The task –
Search the material below for lines containing the string "edges", and copy every one you find.

Data for this exercise –
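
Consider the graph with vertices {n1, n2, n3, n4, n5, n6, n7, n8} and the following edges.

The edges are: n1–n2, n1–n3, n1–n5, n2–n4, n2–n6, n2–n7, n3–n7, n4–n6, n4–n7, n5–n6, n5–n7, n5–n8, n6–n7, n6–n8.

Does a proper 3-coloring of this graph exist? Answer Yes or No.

No

n2, n4, n6, n7 form a clique, so at least 4 colors are needed.
So 3 colors are not enough.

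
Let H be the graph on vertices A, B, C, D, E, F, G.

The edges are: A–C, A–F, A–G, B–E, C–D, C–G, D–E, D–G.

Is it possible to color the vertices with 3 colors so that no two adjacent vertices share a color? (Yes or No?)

Yes

The chromatic number is 3. C, D, G form a triangle, so at least 3 colors are needed.
3 colors suffice: A=2, B=2, C=1, D=2, E=1, F=1, G=3.
That is already a proper 3-coloring.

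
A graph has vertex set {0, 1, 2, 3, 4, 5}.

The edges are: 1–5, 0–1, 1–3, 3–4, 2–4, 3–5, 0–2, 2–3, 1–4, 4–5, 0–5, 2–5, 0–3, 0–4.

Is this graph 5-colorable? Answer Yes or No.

The chromatic number is 5. 0, 2, 3, 4, 5 form a clique, so at least 5 colors are needed.
5 colors suffice: color red → {4}; color blue → {0}; color green → {3}; color yellow → {5}; color purple → {1, 2}.
That is already a proper 5-coloring.

Yes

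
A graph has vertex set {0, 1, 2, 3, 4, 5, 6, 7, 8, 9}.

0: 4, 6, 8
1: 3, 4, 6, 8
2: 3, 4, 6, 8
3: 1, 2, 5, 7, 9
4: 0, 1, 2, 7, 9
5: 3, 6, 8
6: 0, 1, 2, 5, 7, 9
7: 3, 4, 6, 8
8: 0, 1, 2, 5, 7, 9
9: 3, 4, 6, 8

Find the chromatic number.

2

3 and 9 are adjacent, so at least 2 colors are needed.
2 colors suffice: color a → {3, 4, 6, 8}; color b → {0, 1, 2, 5, 7, 9}. Every edge joins two different colors.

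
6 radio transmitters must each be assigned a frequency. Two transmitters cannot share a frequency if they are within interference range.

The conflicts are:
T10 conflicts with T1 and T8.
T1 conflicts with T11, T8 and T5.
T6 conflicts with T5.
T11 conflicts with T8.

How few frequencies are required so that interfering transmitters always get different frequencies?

3

T10, T1, T8 are mutually in conflict, so at least 3 frequencies are needed.
A valid assignment using 3 frequencies: T10=3, T1=1, T6=1, T11=3, T8=2, T5=2. No two conflicting transmitters share a frequency.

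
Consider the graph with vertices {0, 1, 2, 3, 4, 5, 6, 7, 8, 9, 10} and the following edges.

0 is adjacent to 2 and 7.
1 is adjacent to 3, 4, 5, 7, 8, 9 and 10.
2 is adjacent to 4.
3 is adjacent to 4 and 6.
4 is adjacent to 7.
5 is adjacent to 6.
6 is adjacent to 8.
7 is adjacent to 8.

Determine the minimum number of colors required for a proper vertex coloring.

1, 3, 4 are mutually adjacent, so at least 3 colors are needed.
3 colors suffice: color a → {1, 2, 6}; color b → {0, 4, 5, 8, 9, 10}; color c → {3, 7}. Every edge joins two different colors.

3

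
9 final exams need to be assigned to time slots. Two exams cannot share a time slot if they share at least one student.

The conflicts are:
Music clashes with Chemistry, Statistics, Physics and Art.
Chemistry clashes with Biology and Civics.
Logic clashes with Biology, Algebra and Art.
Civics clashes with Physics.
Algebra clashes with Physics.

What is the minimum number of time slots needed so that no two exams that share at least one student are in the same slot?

The cycle Music-Art-Logic-Algebra-Physics-Music has odd length 5, so it cannot be 2-colored; at least 3 time slots are needed.
3 time slots suffice: time slot 1 → {Music, Logic, Civics}; time slot 2 → {Chemistry, Statistics, Physics, Art}; time slot 3 → {Biology, Algebra}. No two conflicting exams share a time slot.

3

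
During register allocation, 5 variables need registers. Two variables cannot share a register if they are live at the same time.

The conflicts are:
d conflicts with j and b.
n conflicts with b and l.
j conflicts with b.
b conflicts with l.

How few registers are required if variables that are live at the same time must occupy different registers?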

Final answer –
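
Consider the graph with vertices {n1, n2, n3, n4, n5, n6, n7, n8} and the following edges.
The edges are: n1–n2, n1–n3, n1–n5, n2–n4, n2–n6, n2–n7, n3–n7, n4–n6, n4–n7, n5–n6, n5–n7, n5–n8, n6–n7, n6–n8.
The edges are: A–C, A–F, A–G, B–E, C–D, C–G, D–E, D–G.
The edges are: 1–5, 0–1, 1–3, 3–4, 2–4, 3–5, 0–2, 2–3, 1–4, 4–5, 0–5, 2–5, 0–3, 0–4.
Consider the graph with vertices {0, 1, 2, 3, 4, 5, 6, 7, 8, 9, 10} and the following edges.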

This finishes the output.